=== Listed records ===
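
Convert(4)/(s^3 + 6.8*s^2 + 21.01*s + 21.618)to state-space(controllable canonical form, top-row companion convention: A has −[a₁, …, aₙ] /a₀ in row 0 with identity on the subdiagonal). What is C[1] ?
Reachable canonical form: C = numerator coefficients (right-aligned, zero-padded to length n).
num = 4, C = [[0, 0, 4]].
C[1] = 0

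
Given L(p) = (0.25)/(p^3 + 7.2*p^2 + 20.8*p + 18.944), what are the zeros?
Numerator is a nonzero constant (0.25) → Zeros: none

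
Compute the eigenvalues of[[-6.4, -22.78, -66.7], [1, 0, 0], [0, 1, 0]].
Eigenvalues solve det(λI - A) = 0.
Characteristic polynomial: λ^3 + 6.4*λ^2 + 22.78*λ + 66.7 = 0.
Factor: (λ + 4.6)(λ^2 + 1.8*λ + 14.5) = 0.
Roots: -0.9 + 3.7j, -0.9 - 3.7j, -4.6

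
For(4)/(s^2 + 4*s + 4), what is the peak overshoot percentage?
Standard form: ωn²/(s²+2ζωn·s+ωn²) → ωn = 2, ζ = 1.
ζ ≥ 1, so the response is non-oscillatory: peak overshoot = 0%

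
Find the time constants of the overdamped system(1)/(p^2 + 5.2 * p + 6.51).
Overdamped: real poles at -3.1, -2.1. τ = -1/pole → τ₁ = 0.3226, τ₂ = 0.4762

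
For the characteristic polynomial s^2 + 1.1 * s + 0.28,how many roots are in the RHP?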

=== Description of the task ===
The line with "Given L(p) = (0.25)/(p^3" through the last line of the data: write these out exactly, and no others.

=== Result of this exercise ===
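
Given L(p) = (0.25)/(p^3 + 7.2*p^2 + 20.8*p + 18.944), what are the zeros?
Numerator is a nonzero constant (0.25) → Zeros: none

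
Compute the eigenvalues of[[-6.4, -22.78, -66.7], [1, 0, 0], [0, 1, 0]].
Eigenvalues solve det(λI - A) = 0.
Characteristic polynomial: λ^3 + 6.4*λ^2 + 22.78*λ + 66.7 = 0.
Factor: (λ + 4.6)(λ^2 + 1.8*λ + 14.5) = 0.
Roots: -0.9 + 3.7j, -0.9 - 3.7j, -4.6

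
For(4)/(s^2 + 4*s + 4), what is the peak overshoot percentage?
Standard form: ωn²/(s²+2ζωn·s+ωn²) → ωn = 2, ζ = 1.
ζ ≥ 1, so the response is non-oscillatory: peak overshoot = 0%

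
Find the time constants of the overdamped system(1)/(p^2 + 5.2 * p + 6.51).
Overdamped: real poles at -3.1, -2.1. τ = -1/pole → τ₁ = 0.3226, τ₂ = 0.4762

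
For the characteristic polynomial s^2 + 1.1 * s + 0.28,how many roots are in the RHP?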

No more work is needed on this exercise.